→ **TO DO**:
Output all records below verbatim.

→ **DATA FOR THIS TASK**:

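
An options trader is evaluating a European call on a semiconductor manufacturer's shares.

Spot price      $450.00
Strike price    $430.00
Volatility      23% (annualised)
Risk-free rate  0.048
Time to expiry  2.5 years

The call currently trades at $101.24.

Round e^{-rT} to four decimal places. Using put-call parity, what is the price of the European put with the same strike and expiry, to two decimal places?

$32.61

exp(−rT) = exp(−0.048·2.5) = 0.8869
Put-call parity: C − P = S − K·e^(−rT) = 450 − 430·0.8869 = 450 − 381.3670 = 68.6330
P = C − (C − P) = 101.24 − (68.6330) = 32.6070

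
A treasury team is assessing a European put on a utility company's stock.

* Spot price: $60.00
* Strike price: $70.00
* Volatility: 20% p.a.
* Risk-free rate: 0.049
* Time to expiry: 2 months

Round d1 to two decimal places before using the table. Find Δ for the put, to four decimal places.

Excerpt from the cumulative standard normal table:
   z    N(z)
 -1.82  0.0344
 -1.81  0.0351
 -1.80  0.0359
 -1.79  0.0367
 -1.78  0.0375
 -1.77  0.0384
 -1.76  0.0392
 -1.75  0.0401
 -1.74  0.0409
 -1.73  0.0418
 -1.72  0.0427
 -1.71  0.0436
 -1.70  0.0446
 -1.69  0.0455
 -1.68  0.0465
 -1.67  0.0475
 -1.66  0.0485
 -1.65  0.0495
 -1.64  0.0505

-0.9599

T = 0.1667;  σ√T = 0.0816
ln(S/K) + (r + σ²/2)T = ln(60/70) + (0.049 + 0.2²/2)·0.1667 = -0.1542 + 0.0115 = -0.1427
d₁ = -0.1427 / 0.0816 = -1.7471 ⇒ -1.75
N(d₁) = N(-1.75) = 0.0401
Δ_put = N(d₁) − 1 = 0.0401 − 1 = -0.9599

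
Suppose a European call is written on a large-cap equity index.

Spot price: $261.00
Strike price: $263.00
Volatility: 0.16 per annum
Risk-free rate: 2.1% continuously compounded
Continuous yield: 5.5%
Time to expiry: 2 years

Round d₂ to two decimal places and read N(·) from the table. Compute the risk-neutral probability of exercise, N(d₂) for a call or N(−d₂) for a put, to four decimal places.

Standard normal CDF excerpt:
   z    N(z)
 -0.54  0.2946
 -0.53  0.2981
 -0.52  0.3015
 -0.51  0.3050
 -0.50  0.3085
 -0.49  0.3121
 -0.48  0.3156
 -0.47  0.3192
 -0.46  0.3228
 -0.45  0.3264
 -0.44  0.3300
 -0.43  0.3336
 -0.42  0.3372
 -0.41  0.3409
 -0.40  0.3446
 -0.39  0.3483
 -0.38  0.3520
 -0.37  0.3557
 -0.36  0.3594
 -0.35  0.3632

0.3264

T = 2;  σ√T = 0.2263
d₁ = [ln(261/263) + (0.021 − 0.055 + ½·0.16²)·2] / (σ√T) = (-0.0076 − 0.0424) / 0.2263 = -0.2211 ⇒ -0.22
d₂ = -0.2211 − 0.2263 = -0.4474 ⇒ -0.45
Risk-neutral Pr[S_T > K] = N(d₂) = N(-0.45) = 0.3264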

→ **OUTPUT FOR THIS EXERCISE**:
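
An options trader is evaluating a European call on a semiconductor manufacturer's shares.

Spot price      $450.00
Strike price    $430.00
Volatility      23% (annualised)
Risk-free rate  0.048
Time to expiry  2.5 years

The call currently trades at $101.24.

Round e^{-rT} to four decimal places. Using put-call parity, what is the price of the European put with the same strike and expiry, to two decimal places?

$32.61

exp(−rT) = exp(−0.048·2.5) = 0.8869
Put-call parity: C − P = S − K·e^(−rT) = 450 − 430·0.8869 = 450 − 381.3670 = 68.6330
P = C − (C − P) = 101.24 − (68.6330) = 32.6070

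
A treasury team is assessing a European put on a utility company's stock.

* Spot price: $60.00
* Strike price: $70.00
* Volatility: 20% p.a.
* Risk-free rate: 0.049
* Time to expiry: 2 months

Round d1 to two decimal places before using the table. Find Δ for the put, to four decimal places.

Excerpt from the cumulative standard normal table:
   z    N(z)
 -1.82  0.0344
 -1.81  0.0351
 -1.80  0.0359
 -1.79  0.0367
 -1.78  0.0375
 -1.77  0.0384
 -1.76  0.0392
 -1.75  0.0401
 -1.74  0.0409
 -1.73  0.0418
 -1.72  0.0427
 -1.71  0.0436
 -1.70  0.0446
 -1.69  0.0455
 -1.68  0.0465
 -1.67  0.0475
 -1.66  0.0485
 -1.65  0.0495
 -1.64  0.0505

-0.9599

T = 0.1667;  σ√T = 0.0816
ln(S/K) + (r + σ²/2)T = ln(60/70) + (0.049 + 0.2²/2)·0.1667 = -0.1542 + 0.0115 = -0.1427
d₁ = -0.1427 / 0.0816 = -1.7471 ⇒ -1.75
N(d₁) = N(-1.75) = 0.0401
Δ_put = N(d₁) − 1 = 0.0401 − 1 = -0.9599

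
Suppose a European call is written on a large-cap equity index.

Spot price: $261.00
Strike price: $263.00
Volatility: 0.16 per annum
Risk-free rate: 2.1% continuously compounded
Continuous yield: 5.5%
Time to expiry: 2 years

Round d₂ to two decimal places and read N(·) from the table. Compute the risk-neutral probability of exercise, N(d₂) for a call or N(−d₂) for a put, to four decimal places.

Standard normal CDF excerpt:
   z    N(z)
 -0.54  0.2946
 -0.53  0.2981
 -0.52  0.3015
 -0.51  0.3050
 -0.50  0.3085
 -0.49  0.3121
 -0.48  0.3156
 -0.47  0.3192
 -0.46  0.3228
 -0.45  0.3264
 -0.44  0.3300
 -0.43  0.3336
 -0.42  0.3372
 -0.41  0.3409
 -0.40  0.3446
 -0.39  0.3483
 -0.38  0.3520
 -0.37  0.3557
 -0.36  0.3594
 -0.35  0.3632

0.3264

T = 2;  σ√T = 0.2263
d₁ = [ln(261/263) + (0.021 − 0.055 + ½·0.16²)·2] / (σ√T) = (-0.0076 − 0.0424) / 0.2263 = -0.2211 ⇒ -0.22
d₂ = -0.2211 − 0.2263 = -0.4474 ⇒ -0.45
Risk-neutral Pr[S_T > K] = N(d₂) = N(-0.45) = 0.3264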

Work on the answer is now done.